§ **Dataset records**:
= Beginning of Section =

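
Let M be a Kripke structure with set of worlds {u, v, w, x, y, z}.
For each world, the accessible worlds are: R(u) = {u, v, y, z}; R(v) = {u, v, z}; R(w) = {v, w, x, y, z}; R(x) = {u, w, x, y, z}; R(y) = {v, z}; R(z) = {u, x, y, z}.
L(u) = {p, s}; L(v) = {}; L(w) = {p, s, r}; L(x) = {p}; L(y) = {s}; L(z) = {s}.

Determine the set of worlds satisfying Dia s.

u, v, w, x, y, z

Let φ = Dia s. Evaluate φ at each world:
  u (successors {u, v, y, z}): φ is true.
  v (successors {u, v, z}): φ is true.
  w (successors {v, w, x, y, z}): φ is true.
  x (successors {u, w, x, y, z}): φ is true.
  y (successors {v, z}): φ is true.
  z (successors {u, x, y, z}): φ is true.
For instance, at w:
  At w: Dia s requires s at some successor in {v, w, x, y, z}.
    s holds at w, so Dia s is true at w.
Satisfying worlds: {u, v, w, x, y, z}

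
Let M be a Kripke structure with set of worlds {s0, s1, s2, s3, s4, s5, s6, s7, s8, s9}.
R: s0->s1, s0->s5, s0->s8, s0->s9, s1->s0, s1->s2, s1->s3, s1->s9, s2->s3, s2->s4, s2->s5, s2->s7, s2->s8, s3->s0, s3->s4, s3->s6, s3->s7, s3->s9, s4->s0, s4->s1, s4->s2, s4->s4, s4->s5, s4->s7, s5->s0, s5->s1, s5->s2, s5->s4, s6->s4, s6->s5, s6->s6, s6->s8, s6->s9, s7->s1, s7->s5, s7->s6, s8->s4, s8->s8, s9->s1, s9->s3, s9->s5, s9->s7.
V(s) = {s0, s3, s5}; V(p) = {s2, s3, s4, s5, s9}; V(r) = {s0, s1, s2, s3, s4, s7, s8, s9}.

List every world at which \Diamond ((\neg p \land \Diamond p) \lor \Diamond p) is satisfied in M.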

= End of Section =

§ **Requirement**:
The expected answer is each line of the records above that includes the string "with".

§ **Answer area**:
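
Let M be a Kripke structure with set of worlds {u, v, w, x, y, z}.
Let M be a Kripke structure with set of worlds {s0, s1, s2, s3, s4, s5, s6, s7, s8, s9}.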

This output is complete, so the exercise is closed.